Stored data entries

········

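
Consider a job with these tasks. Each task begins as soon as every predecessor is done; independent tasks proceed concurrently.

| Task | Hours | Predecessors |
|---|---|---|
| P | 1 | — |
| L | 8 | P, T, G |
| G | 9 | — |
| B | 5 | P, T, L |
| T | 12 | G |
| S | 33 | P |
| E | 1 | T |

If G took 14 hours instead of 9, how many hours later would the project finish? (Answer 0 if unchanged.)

5

As given, the longest chain is G→T→L→B = 9+12+8+5 = 34, so the finish is 34 hours.
G lies on that path, so at 14 hours the path becomes 39 hours.
That remains the longest chain; total 39 hours.
Change in finish: 39 − 34 = +5 hours.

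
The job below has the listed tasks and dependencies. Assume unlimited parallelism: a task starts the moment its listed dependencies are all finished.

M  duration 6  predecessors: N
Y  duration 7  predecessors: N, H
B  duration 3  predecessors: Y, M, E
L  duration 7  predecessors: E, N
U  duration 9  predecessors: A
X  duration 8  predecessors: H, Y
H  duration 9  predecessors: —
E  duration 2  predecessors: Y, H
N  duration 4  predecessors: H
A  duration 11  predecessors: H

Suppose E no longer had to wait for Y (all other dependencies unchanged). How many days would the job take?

Original critical path: H→N→Y→E→L = 9+4+7+2+7 = 29 ⇒ 29 days.
Without Y→E, E's earliest start moves from 20 to 9.
New critical path: H→A→U = 9+11+9 = 29 ⇒ 29 days.

29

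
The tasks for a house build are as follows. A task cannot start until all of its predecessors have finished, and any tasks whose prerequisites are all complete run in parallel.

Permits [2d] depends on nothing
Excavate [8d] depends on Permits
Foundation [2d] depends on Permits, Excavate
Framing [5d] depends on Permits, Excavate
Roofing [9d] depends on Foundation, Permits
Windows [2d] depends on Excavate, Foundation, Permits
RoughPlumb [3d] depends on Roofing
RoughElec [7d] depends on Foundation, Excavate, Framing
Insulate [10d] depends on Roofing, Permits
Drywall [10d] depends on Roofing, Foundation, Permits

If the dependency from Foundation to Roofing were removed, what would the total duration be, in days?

22

Before: longest chain Permits→Excavate→Foundation→Roofing→Insulate = 2+8+2+9+10 = 31, finish 31.
Without Foundation→Roofing, Roofing's earliest start moves from 12 to 2.
New critical path: Permits→Excavate→Foundation→Drywall = 2+8+2+10 = 22 ⇒ 22 days.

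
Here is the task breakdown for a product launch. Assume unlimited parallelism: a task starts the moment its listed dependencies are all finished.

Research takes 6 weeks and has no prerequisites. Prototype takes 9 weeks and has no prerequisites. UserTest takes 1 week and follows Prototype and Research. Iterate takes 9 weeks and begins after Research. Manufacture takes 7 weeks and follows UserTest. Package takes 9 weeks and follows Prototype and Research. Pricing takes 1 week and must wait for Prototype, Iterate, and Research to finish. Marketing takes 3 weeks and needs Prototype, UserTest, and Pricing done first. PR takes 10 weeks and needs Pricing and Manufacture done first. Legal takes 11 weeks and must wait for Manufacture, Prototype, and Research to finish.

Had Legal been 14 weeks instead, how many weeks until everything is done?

As given, the longest chain is Prototype→UserTest→Manufacture→Legal = 9+1+7+11 = 28, so the finish is 28 weeks.
Legal is on the critical path; changing it to 14 makes that path 31 weeks.
No other chain overtakes it, so the finish is 31 weeks.

31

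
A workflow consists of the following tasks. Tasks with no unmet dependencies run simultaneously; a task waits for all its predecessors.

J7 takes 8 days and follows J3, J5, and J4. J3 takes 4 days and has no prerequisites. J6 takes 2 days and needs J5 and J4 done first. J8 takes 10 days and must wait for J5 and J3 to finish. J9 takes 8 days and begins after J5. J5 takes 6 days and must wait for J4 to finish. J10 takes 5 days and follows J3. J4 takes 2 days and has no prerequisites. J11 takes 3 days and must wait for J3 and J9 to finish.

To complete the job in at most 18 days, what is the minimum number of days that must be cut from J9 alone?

Current finish: 19 days; target: 18.
J9 is on every critical path, so each day cut from J9 cuts the finish by one (this holds down to a finish of 18).
Need 19 − 18 = 1 day off J9 → J9 becomes 7 days, finish becomes 18.

1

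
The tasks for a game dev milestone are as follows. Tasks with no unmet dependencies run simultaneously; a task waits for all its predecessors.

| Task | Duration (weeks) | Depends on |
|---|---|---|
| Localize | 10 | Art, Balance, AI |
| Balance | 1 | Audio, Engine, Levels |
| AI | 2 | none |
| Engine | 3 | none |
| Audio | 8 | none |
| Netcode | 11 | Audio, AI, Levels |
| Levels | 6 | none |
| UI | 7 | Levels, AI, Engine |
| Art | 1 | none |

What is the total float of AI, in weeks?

Audio→Netcode = 8+11 = 19 sets the makespan at 19 weeks.
AI finishes as early as 2 and must finish by 8.
Slack of AI = 6 − 0 = 6 weeks.

6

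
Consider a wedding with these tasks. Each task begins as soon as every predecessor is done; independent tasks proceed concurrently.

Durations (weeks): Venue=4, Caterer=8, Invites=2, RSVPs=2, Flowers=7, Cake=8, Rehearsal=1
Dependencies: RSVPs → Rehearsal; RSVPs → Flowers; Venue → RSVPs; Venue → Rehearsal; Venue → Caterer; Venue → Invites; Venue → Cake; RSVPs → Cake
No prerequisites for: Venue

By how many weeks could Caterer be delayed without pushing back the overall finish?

2

Critical path: Venue→RSVPs→Cake = 4+2+8 = 14, so the finish is 14 weeks.
Caterer finishes as early as 12 and must finish by 14.
Float = 14 − 12 = 2.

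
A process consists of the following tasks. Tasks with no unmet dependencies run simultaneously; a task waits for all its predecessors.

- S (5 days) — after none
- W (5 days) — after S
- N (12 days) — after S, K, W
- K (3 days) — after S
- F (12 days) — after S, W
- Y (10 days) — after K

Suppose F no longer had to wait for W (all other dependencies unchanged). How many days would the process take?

With the dependency in place, S→W→N = 5+5+12 = 22 sets the finish at 22 days.
Without W→F, F's earliest start moves from 10 to 5.
New critical path: S→W→N = 5+5+12 = 22 ⇒ 22 days.

22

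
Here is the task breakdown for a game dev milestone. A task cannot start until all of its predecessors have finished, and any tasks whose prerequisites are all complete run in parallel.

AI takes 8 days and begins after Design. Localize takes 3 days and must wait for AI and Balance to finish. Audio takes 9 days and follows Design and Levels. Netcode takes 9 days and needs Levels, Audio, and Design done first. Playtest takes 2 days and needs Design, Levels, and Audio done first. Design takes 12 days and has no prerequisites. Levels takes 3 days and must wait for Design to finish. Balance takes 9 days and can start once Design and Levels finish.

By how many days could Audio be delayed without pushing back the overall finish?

Critical path: Design→Levels→Audio→Netcode = 12+3+9+9 = 33, so the finish is 33 days.
Longest path through Audio: 33 days (earliest finish 24, latest finish 24).
Float = 33 − 33 = 0.

0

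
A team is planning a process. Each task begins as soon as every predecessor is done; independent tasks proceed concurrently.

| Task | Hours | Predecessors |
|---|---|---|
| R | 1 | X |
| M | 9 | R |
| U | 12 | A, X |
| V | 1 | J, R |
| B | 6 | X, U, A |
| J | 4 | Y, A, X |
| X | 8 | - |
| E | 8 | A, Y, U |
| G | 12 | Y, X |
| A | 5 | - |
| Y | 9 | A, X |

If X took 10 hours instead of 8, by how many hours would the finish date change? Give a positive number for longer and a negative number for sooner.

Actual critical path: X→Y→G = 8+9+12 = 29 ⇒ 29 hours.
X lies on that path, so at 10 hours the path becomes 31 hours.
The critical path is still X→Y→G; finish is now 31 hours.
Change in finish: 31 − 29 = +2 hours.

2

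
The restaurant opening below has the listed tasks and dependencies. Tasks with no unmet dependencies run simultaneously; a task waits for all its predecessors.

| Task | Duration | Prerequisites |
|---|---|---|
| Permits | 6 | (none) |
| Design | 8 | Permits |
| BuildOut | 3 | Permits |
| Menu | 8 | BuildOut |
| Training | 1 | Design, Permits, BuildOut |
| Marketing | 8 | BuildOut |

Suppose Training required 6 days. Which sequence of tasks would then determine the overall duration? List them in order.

Permits, Design, Training

Baseline: Permits→BuildOut→Menu = 6+3+8 = 17 → 17 days.
Training is off the critical path — its longest chain is 15 days, giving 2 of slack.
New critical path: Permits→Design→Training = 6+8+6 = 20 ⇒ 20 days.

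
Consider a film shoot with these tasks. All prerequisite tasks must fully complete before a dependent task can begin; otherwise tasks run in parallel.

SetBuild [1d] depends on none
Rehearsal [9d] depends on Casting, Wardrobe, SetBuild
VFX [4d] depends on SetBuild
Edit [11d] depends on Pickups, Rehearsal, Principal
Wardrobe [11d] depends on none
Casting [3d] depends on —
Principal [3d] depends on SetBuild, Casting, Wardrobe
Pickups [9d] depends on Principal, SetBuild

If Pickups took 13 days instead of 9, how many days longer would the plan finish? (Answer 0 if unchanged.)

4

Actual critical path: Wardrobe→Principal→Pickups→Edit = 11+3+9+11 = 34 ⇒ 34 days.
Pickups lies on that path, so at 13 days the path becomes 38 days.
The critical path is still Wardrobe→Principal→Pickups→Edit; finish is now 38 days.
Change in finish: 38 − 34 = +4 days.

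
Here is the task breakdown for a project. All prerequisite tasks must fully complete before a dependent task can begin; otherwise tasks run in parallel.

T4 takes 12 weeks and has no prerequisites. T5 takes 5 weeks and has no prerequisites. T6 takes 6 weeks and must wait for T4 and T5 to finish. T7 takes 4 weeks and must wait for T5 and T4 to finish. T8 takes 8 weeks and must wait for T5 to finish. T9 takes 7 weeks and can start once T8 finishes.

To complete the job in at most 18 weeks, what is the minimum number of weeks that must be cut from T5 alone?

Current finish: 20 weeks; target: 18.
T5 is on every critical path, so each week cut from T5 cuts the finish by one (this holds down to a finish of 18).
Need 20 − 18 = 2 weeks off T5 → T5 becomes 3 weeks, finish becomes 18.

2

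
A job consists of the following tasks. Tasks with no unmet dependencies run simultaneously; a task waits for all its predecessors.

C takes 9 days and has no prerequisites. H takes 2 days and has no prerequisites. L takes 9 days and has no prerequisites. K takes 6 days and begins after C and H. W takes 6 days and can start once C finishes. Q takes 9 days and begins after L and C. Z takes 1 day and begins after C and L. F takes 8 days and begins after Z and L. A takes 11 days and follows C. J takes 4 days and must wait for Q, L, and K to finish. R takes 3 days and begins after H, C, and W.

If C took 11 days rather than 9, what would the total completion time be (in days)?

Actual critical path: C→Q→J = 9+9+4 = 22 ⇒ 22 days.
Since C is critical, the +2 change carries straight to that chain (now 24 days).
That remains the longest chain; total 24 days.

24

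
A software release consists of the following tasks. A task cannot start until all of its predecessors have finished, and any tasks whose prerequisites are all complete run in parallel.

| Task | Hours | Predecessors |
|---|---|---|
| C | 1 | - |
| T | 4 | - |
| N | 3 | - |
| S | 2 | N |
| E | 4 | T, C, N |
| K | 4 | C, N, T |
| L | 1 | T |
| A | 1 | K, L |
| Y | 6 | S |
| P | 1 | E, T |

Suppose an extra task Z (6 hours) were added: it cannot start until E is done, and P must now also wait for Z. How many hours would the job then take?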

········

**EXERCISE REQUIREMENTS:** Precisely reproduce the lines of the entries, beginning at the first and ending at the one containing "Drywall [10d] depends". Add nothing.

**ANSWER:**
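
Consider a job with these tasks. Each task begins as soon as every predecessor is done; independent tasks proceed concurrently.

| Task | Hours | Predecessors |
|---|---|---|
| P | 1 | — |
| L | 8 | P, T, G |
| G | 9 | — |
| B | 5 | P, T, L |
| T | 12 | G |
| S | 33 | P |
| E | 1 | T |

If G took 14 hours instead of 9, how many hours later would the project finish? (Answer 0 if unchanged.)

5

As given, the longest chain is G→T→L→B = 9+12+8+5 = 34, so the finish is 34 hours.
G lies on that path, so at 14 hours the path becomes 39 hours.
That remains the longest chain; total 39 hours.
Change in finish: 39 − 34 = +5 hours.

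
The job below has the listed tasks and dependencies. Assume unlimited parallelism: a task starts the moment its listed dependencies are all finished.

M  duration 6  predecessors: N
Y  duration 7  predecessors: N, H
B  duration 3  predecessors: Y, M, E
L  duration 7  predecessors: E, N
U  duration 9  predecessors: A
X  duration 8  predecessors: H, Y
H  duration 9  predecessors: —
E  duration 2  predecessors: Y, H
N  duration 4  predecessors: H
A  duration 11  predecessors: H

Suppose E no longer had to wait for Y (all other dependencies unchanged). How many days would the job take?

Original critical path: H→N→Y→E→L = 9+4+7+2+7 = 29 ⇒ 29 days.
Without Y→E, E's earliest start moves from 20 to 9.
New critical path: H→A→U = 9+11+9 = 29 ⇒ 29 days.

29

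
The tasks for a house build are as follows. A task cannot start until all of its predecessors have finished, and any tasks whose prerequisites are all complete run in parallel.

Permits [2d] depends on nothing
Excavate [8d] depends on Permits
Foundation [2d] depends on Permits, Excavate
Framing [5d] depends on Permits, Excavate
Roofing [9d] depends on Foundation, Permits
Windows [2d] depends on Excavate, Foundation, Permits
RoughPlumb [3d] depends on Roofing
RoughElec [7d] depends on Foundation, Excavate, Framing
Insulate [10d] depends on Roofing, Permits
Drywall [10d] depends on Roofing, Foundation, Permits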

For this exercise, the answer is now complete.